== What is expected ==
Below are the records. Restate word for word every line from the one that contains "A tetradic (square)" through the final line, both included.

### Task input

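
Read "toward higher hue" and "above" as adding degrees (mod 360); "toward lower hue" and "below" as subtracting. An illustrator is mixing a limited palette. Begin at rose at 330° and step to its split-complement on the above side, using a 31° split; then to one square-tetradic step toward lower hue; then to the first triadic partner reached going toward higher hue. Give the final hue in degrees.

211°

+211° (split-comp 31° ↑): 330 + 211 = 541 → 541 − 360 = 181°
−90° (square ↓): 181 − 90 = 91°
+120° (triadic ↑): 91 + 120 = 211°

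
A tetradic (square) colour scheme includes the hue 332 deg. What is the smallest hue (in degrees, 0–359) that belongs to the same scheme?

62°

A square tetradic scheme places four hues every 90°.
The full set through 332° is {62°, 152°, 242°, 332°}.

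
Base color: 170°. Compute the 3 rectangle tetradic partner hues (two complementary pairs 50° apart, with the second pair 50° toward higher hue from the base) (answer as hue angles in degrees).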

######

== Result for this exercise ==
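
A tetradic (square) colour scheme includes the hue 332 deg. What is the smallest hue (in degrees, 0–359) that belongs to the same scheme?

62°

A square tetradic scheme places four hues every 90°.
The full set through 332° is {62°, 152°, 242°, 332°}.

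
Base color: 170°. Compute the 3 rectangle tetradic partner hues (two complementary pairs 50° apart, with the second pair 50° toward higher hue from the base) (answer as hue angles in degrees).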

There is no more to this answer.